** What is being asked **
Among the records below, find the line that has "A patient found"; from there, give the lines again exactly, and stop after the line that has "Labs on a patient".

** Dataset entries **

+ + + + + + +

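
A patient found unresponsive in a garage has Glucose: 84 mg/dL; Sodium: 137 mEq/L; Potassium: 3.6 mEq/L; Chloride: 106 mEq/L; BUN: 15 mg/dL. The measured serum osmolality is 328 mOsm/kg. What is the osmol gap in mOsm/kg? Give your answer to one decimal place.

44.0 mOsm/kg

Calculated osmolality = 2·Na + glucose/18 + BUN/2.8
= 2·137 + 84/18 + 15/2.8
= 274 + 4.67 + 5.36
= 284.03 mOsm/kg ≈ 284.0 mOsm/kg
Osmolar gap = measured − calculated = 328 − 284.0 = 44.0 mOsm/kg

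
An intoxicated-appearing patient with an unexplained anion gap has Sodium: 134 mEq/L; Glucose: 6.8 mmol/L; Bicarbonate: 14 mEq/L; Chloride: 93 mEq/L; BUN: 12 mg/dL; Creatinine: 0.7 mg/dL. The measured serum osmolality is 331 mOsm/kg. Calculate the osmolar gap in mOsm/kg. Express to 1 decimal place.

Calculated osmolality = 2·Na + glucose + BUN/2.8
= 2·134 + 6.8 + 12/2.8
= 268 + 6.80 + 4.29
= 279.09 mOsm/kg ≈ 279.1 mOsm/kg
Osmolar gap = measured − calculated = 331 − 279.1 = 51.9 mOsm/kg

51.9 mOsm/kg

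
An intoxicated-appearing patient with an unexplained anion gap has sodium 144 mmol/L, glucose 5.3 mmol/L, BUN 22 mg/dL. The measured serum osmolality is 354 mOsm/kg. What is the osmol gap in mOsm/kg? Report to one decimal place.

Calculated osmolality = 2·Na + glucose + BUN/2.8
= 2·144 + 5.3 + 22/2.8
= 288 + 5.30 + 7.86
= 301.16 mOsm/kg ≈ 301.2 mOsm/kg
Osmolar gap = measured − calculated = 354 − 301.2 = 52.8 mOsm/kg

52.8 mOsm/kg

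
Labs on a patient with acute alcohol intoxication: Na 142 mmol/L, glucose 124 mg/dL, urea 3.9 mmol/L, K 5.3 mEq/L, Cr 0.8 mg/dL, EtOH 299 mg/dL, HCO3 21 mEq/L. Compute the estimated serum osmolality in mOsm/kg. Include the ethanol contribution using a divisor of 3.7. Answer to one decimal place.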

+ + + + + + +

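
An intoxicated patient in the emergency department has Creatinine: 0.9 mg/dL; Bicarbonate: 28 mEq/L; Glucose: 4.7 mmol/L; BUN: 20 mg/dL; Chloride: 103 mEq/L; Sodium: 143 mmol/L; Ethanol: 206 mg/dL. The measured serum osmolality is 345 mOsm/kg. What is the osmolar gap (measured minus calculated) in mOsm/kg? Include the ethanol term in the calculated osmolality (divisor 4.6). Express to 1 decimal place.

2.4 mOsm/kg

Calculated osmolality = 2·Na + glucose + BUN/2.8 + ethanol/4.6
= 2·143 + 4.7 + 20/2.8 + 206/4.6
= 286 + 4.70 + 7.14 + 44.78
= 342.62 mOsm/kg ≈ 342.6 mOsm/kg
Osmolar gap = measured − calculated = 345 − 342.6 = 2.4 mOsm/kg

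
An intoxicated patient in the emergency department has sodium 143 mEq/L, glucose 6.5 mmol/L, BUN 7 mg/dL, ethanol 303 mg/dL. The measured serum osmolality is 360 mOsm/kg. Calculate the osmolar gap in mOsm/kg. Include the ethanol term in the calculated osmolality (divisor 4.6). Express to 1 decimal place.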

+ + + + + + +

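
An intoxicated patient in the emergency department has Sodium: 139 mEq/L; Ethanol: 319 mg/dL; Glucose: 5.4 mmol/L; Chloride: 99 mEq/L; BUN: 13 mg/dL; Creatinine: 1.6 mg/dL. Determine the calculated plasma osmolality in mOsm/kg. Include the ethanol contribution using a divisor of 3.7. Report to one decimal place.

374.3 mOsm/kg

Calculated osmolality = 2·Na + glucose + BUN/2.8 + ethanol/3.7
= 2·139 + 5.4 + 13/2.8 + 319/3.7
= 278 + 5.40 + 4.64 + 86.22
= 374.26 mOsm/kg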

+ + + + + + +

** Answer **
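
A patient found unresponsive in a garage has Glucose: 84 mg/dL; Sodium: 137 mEq/L; Potassium: 3.6 mEq/L; Chloride: 106 mEq/L; BUN: 15 mg/dL. The measured serum osmolality is 328 mOsm/kg. What is the osmol gap in mOsm/kg? Give your answer to one decimal place.

44.0 mOsm/kg

Calculated osmolality = 2·Na + glucose/18 + BUN/2.8
= 2·137 + 84/18 + 15/2.8
= 274 + 4.67 + 5.36
= 284.03 mOsm/kg ≈ 284.0 mOsm/kg
Osmolar gap = measured − calculated = 328 − 284.0 = 44.0 mOsm/kg

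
An intoxicated-appearing patient with an unexplained anion gap has Sodium: 134 mEq/L; Glucose: 6.8 mmol/L; Bicarbonate: 14 mEq/L; Chloride: 93 mEq/L; BUN: 12 mg/dL; Creatinine: 0.7 mg/dL. The measured serum osmolality is 331 mOsm/kg. Calculate the osmolar gap in mOsm/kg. Express to 1 decimal place.

Calculated osmolality = 2·Na + glucose + BUN/2.8
= 2·134 + 6.8 + 12/2.8
= 268 + 6.80 + 4.29
= 279.09 mOsm/kg ≈ 279.1 mOsm/kg
Osmolar gap = measured − calculated = 331 − 279.1 = 51.9 mOsm/kg

51.9 mOsm/kg

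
An intoxicated-appearing patient with an unexplained anion gap has sodium 144 mmol/L, glucose 5.3 mmol/L, BUN 22 mg/dL. The measured serum osmolality is 354 mOsm/kg. What is the osmol gap in mOsm/kg? Report to one decimal place.

Calculated osmolality = 2·Na + glucose + BUN/2.8
= 2·144 + 5.3 + 22/2.8
= 288 + 5.30 + 7.86
= 301.16 mOsm/kg ≈ 301.2 mOsm/kg
Osmolar gap = measured − calculated = 354 − 301.2 = 52.8 mOsm/kg

52.8 mOsm/kg

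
Labs on a patient with acute alcohol intoxication: Na 142 mmol/L, glucose 124 mg/dL, urea 3.9 mmol/L, K 5.3 mEq/L, Cr 0.8 mg/dL, EtOH 299 mg/dL, HCO3 21 mEq/L. Compute the estimated serum osmolality in mOsm/kg. Include the ethanol contribution using a divisor of 3.7. Answer to one decimal place.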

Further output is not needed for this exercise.